In the records below, which lines include "this"? Copy them.

□ □ □

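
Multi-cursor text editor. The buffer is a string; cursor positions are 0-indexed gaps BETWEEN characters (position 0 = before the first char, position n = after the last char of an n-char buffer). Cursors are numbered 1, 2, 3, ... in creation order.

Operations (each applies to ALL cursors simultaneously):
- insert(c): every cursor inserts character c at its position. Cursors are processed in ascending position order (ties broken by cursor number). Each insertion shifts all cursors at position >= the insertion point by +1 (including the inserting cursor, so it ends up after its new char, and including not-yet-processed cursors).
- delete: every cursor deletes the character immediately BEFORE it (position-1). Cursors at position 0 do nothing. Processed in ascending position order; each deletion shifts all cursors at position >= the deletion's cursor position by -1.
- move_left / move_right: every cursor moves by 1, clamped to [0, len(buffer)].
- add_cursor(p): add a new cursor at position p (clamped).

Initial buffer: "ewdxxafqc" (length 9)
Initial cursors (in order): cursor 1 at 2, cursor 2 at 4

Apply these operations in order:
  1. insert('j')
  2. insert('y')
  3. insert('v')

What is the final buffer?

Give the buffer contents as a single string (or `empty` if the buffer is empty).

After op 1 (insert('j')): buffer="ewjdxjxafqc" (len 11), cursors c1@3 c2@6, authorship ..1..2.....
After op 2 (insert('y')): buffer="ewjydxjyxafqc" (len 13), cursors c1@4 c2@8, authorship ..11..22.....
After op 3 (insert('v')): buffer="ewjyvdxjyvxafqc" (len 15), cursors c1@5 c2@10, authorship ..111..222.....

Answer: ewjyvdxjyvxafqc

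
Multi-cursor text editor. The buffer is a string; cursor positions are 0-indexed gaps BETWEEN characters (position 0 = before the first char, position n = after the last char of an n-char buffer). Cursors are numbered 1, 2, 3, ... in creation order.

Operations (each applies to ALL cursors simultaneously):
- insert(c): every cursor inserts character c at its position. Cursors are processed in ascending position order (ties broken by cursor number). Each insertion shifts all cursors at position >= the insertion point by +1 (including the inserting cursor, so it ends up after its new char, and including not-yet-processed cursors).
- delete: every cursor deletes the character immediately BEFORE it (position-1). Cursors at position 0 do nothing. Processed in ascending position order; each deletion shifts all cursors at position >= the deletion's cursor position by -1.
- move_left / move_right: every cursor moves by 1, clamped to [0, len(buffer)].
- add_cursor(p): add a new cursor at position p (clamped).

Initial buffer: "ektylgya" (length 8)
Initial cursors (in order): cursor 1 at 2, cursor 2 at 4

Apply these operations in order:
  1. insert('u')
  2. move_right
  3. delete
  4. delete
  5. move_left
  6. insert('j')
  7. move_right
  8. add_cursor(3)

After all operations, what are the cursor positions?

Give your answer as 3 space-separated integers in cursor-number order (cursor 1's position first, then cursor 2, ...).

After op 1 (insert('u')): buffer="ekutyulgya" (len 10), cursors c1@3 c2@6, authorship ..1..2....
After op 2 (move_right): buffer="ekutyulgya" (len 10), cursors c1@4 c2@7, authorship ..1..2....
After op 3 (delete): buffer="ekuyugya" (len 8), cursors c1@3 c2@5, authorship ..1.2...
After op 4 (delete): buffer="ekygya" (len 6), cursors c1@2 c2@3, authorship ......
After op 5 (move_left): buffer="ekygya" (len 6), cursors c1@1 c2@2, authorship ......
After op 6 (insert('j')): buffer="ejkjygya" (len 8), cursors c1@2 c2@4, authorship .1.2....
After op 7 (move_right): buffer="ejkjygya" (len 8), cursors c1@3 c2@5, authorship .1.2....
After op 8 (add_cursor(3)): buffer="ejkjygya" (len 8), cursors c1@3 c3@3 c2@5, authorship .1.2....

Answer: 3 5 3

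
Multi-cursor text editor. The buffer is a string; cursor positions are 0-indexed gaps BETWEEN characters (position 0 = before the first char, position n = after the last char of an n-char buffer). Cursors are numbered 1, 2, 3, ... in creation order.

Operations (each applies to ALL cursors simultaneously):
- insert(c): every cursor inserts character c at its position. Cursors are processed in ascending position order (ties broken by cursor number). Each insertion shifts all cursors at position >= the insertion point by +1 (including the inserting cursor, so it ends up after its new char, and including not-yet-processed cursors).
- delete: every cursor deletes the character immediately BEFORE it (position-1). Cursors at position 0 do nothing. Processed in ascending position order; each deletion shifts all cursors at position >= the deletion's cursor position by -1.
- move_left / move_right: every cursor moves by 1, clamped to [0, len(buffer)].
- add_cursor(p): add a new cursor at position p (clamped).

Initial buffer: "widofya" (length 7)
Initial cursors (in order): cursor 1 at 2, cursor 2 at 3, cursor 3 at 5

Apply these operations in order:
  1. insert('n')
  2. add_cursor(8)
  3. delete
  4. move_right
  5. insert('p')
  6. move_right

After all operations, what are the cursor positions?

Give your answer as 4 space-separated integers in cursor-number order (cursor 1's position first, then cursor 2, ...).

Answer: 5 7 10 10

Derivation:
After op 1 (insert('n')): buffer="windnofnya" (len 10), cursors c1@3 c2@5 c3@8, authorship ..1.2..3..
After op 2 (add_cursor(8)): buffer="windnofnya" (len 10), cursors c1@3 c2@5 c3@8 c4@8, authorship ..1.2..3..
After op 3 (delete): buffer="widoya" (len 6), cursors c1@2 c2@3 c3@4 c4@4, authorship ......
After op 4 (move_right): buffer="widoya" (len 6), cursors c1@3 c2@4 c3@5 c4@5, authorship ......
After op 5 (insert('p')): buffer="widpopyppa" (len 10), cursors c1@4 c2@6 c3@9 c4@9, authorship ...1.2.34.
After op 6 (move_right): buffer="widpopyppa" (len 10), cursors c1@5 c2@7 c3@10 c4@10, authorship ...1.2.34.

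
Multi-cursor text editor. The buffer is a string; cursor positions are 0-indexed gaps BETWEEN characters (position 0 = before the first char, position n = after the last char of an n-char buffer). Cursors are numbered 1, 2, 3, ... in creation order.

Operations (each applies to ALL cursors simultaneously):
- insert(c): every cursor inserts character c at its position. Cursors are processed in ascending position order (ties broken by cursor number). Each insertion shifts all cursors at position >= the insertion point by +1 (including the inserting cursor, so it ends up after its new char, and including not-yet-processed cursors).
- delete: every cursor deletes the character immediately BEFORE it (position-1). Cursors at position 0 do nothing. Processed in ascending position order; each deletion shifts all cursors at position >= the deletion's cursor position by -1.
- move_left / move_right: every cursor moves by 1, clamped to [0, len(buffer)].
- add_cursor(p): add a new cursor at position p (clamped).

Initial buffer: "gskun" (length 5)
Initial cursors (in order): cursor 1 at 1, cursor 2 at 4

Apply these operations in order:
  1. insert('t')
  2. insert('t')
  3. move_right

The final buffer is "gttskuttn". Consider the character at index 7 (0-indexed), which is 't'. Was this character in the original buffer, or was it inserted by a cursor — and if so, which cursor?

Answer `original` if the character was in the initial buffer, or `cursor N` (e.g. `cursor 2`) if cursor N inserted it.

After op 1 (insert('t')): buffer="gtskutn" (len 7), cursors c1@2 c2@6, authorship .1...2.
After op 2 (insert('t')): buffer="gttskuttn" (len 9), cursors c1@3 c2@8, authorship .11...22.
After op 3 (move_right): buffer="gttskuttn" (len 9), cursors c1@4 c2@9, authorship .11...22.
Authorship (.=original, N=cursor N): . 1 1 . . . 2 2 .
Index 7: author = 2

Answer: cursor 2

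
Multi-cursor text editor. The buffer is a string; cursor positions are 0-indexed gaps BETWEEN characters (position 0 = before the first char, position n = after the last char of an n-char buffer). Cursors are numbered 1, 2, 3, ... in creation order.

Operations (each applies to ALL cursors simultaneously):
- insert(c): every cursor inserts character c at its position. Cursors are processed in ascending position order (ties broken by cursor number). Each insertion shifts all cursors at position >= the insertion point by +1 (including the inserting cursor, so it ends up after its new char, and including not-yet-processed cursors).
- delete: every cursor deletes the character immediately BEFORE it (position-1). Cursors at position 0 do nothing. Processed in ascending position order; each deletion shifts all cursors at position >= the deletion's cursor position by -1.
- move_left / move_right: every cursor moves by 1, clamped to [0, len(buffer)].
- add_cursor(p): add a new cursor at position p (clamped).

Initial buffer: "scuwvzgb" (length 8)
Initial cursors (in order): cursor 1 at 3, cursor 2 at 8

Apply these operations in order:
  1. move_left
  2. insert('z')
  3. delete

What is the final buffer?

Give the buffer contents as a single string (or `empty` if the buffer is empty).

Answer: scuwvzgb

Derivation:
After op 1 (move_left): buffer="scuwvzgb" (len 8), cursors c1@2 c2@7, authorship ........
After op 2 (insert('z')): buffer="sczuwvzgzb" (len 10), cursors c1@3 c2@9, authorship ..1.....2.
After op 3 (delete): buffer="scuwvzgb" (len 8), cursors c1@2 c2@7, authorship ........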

□ □ □

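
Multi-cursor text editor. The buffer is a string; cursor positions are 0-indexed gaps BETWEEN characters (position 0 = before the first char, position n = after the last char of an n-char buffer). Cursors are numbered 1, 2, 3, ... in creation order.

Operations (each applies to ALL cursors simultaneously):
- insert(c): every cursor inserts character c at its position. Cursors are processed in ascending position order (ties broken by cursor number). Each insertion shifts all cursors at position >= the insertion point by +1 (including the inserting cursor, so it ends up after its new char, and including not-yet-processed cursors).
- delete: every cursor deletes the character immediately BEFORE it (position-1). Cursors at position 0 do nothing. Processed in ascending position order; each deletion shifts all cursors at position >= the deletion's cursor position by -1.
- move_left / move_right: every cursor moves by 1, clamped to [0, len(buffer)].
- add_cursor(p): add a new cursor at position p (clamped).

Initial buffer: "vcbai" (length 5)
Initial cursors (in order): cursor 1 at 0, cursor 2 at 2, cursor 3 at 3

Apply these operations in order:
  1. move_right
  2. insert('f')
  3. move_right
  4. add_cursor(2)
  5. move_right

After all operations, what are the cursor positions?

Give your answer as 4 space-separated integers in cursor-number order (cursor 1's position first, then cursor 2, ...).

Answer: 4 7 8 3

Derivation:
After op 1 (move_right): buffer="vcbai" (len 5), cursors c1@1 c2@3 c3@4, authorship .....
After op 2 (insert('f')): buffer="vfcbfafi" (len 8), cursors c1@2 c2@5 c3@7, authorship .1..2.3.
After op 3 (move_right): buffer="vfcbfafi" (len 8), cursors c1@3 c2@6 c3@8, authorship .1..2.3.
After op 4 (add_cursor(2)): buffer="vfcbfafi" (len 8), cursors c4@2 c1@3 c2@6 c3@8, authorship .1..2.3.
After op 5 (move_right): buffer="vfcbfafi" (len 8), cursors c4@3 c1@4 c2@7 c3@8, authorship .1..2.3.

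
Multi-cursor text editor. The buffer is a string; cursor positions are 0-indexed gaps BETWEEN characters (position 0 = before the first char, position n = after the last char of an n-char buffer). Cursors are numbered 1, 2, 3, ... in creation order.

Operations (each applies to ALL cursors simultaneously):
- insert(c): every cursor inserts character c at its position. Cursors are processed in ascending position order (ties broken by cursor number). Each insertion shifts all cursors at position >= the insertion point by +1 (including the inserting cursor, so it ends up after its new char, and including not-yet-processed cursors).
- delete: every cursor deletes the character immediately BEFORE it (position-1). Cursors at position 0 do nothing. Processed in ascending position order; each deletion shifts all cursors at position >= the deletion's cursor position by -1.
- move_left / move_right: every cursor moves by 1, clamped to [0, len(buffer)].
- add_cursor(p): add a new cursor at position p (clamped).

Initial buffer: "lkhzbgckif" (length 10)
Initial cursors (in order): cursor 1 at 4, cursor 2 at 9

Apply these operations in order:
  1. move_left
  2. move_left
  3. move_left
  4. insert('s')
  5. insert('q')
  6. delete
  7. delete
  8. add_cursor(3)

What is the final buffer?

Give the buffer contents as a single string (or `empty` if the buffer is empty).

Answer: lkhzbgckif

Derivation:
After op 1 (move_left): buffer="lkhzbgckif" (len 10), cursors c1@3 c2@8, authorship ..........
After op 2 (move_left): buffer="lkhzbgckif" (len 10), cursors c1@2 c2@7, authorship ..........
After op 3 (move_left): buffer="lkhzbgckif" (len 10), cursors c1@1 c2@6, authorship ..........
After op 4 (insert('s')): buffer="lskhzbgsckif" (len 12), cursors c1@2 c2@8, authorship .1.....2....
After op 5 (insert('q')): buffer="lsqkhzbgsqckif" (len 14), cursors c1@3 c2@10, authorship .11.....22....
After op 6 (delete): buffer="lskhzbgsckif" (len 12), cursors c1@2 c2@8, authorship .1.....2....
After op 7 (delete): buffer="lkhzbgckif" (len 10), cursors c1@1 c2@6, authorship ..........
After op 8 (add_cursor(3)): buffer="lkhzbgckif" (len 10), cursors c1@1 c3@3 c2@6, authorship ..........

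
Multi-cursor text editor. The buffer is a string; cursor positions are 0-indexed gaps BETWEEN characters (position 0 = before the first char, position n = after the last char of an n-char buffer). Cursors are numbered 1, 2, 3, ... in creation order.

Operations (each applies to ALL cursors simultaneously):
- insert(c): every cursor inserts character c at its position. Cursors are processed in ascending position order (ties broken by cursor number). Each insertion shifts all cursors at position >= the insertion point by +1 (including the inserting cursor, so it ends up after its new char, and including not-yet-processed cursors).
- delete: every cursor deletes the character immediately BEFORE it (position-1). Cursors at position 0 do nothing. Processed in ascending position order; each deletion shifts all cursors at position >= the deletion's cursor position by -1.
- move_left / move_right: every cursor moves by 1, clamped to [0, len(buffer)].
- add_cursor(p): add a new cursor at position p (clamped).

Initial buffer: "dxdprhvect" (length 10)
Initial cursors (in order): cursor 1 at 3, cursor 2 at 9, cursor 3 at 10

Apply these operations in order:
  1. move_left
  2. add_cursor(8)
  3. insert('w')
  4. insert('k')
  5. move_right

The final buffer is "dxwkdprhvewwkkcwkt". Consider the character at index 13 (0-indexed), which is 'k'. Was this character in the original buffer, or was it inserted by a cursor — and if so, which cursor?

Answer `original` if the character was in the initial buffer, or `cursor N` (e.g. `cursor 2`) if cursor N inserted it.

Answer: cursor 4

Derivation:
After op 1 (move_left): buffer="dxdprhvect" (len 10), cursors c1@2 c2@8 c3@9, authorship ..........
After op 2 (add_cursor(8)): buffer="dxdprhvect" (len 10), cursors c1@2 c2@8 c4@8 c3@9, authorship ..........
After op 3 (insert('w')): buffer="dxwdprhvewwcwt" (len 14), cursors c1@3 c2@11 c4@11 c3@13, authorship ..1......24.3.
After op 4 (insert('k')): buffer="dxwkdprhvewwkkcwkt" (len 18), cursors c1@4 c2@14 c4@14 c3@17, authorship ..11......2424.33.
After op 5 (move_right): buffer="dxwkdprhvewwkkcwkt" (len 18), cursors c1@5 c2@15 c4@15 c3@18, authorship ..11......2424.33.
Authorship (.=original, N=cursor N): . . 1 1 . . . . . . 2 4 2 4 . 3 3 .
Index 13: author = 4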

□ □ □

=== Solution to the problem ===
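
The final buffer is "gttskuttn". Consider the character at index 7 (0-indexed), which is 't'. Was this character in the original buffer, or was it inserted by a cursor — and if so, which cursor?
The final buffer is "dxwkdprhvewwkkcwkt". Consider the character at index 13 (0-indexed), which is 'k'. Was this character in the original buffer, or was it inserted by a cursor — and if so, which cursor?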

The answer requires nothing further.